In full and without alteration, return the records below.

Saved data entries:
******************************

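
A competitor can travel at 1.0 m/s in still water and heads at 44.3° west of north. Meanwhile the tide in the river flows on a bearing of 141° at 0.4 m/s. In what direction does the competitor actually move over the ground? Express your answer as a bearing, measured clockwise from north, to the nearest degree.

312°

Taking east as x and north as y: velocity relative to the water = (-0.698, 0.716) m/s; the water relative to ground = (0.252, -0.311) m/s.
Velocity relative to ground = (-0.698, 0.716) + (0.252, -0.311) = (-0.447, 0.405) m/s.
Bearing = atan2(-0.45, 0.40) = 312.19° clockwise from north.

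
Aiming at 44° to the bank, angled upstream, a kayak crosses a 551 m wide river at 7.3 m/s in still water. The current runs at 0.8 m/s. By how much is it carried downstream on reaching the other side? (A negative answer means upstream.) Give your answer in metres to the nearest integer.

Perpendicular speed = 5.071 m/s; crossing time = 551 / 5.071 = 108.657 s.
Net downstream speed = -4.451 m/s.
Drift = -4.451 × 108.657 = -483.652 m (upstream).

-484 m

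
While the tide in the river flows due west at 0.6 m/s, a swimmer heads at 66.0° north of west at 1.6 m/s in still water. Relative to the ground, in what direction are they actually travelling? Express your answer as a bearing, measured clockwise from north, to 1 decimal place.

Taking east as x and north as y: velocity relative to the water = (-0.651, 1.462) m/s; the water relative to ground = (-0.600, 0.000) m/s.
Velocity relative to ground = (-0.651, 1.462) + (-0.600, 0.000) = (-1.251, 1.462) m/s.
Bearing = atan2(-1.25, 1.46) = 319.45° clockwise from north.

319.4°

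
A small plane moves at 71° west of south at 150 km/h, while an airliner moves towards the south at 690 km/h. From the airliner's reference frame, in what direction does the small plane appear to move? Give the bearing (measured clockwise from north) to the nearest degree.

Taking east as x and north as y: small plane velocity = (-141.828, -48.835) km/h; airliner velocity = (0.000, -690.000) km/h.
Velocity of small plane relative to airliner = (-141.828, -48.835) − (0.000, -690.000) = (-141.828, 641.165) km/h.
Bearing = atan2(-141.83, 641.16) = 347.53° clockwise from north.

348°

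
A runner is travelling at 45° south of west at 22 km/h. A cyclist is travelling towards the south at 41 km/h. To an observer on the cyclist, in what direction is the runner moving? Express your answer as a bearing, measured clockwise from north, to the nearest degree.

329°

Taking east as x and north as y: runner velocity = (-15.556, -15.556) km/h; cyclist velocity = (0.000, -41.000) km/h.
Velocity of runner relative to cyclist = (-15.556, -15.556) − (0.000, -41.000) = (-15.556, 25.444) km/h.
Bearing = atan2(-15.56, 25.44) = 328.56° clockwise from north.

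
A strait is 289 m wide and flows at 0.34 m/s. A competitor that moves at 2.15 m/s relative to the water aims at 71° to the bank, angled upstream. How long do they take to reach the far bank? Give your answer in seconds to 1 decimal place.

142.2 s

The component of the competitor's velocity perpendicular to the bank is 2.15 × sin 71° = 2.033 m/s.
Only the cross-stream component determines the crossing time; the current contributes nothing perpendicular to the bank.
Time = 289 / 2.033 = 142.164 s.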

******************************

■ EXPECTED OUTPUT ■
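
A competitor can travel at 1.0 m/s in still water and heads at 44.3° west of north. Meanwhile the tide in the river flows on a bearing of 141° at 0.4 m/s. In what direction does the competitor actually move over the ground? Express your answer as a bearing, measured clockwise from north, to the nearest degree.

312°

Taking east as x and north as y: velocity relative to the water = (-0.698, 0.716) m/s; the water relative to ground = (0.252, -0.311) m/s.
Velocity relative to ground = (-0.698, 0.716) + (0.252, -0.311) = (-0.447, 0.405) m/s.
Bearing = atan2(-0.45, 0.40) = 312.19° clockwise from north.

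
Aiming at 44° to the bank, angled upstream, a kayak crosses a 551 m wide river at 7.3 m/s in still water. The current runs at 0.8 m/s. By how much is it carried downstream on reaching the other side? (A negative answer means upstream.) Give your answer in metres to the nearest integer.

Perpendicular speed = 5.071 m/s; crossing time = 551 / 5.071 = 108.657 s.
Net downstream speed = -4.451 m/s.
Drift = -4.451 × 108.657 = -483.652 m (upstream).

-484 m

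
While the tide in the river flows due west at 0.6 m/s, a swimmer heads at 66.0° north of west at 1.6 m/s in still water. Relative to the ground, in what direction are they actually travelling? Express your answer as a bearing, measured clockwise from north, to 1 decimal place.

Taking east as x and north as y: velocity relative to the water = (-0.651, 1.462) m/s; the water relative to ground = (-0.600, 0.000) m/s.
Velocity relative to ground = (-0.651, 1.462) + (-0.600, 0.000) = (-1.251, 1.462) m/s.
Bearing = atan2(-1.25, 1.46) = 319.45° clockwise from north.

319.4°

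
A small plane moves at 71° west of south at 150 km/h, while an airliner moves towards the south at 690 km/h. From the airliner's reference frame, in what direction does the small plane appear to move? Give the bearing (measured clockwise from north) to the nearest degree.

Taking east as x and north as y: small plane velocity = (-141.828, -48.835) km/h; airliner velocity = (0.000, -690.000) km/h.
Velocity of small plane relative to airliner = (-141.828, -48.835) − (0.000, -690.000) = (-141.828, 641.165) km/h.
Bearing = atan2(-141.83, 641.16) = 347.53° clockwise from north.

348°

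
A runner is travelling at 45° south of west at 22 km/h. A cyclist is travelling towards the south at 41 km/h. To an observer on the cyclist, in what direction is the runner moving? Express your answer as a bearing, measured clockwise from north, to the nearest degree.

329°

Taking east as x and north as y: runner velocity = (-15.556, -15.556) km/h; cyclist velocity = (0.000, -41.000) km/h.
Velocity of runner relative to cyclist = (-15.556, -15.556) − (0.000, -41.000) = (-15.556, 25.444) km/h.
Bearing = atan2(-15.56, 25.44) = 328.56° clockwise from north.

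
A strait is 289 m wide and flows at 0.34 m/s. A competitor that moves at 2.15 m/s relative to the water aims at 71° to the bank, angled upstream. How long do they take to reach the far bank? Give your answer in seconds to 1 decimal place.

142.2 s

The component of the competitor's velocity perpendicular to the bank is 2.15 × sin 71° = 2.033 m/s.
Only the cross-stream component determines the crossing time; the current contributes nothing perpendicular to the bank.
Time = 289 / 2.033 = 142.164 s.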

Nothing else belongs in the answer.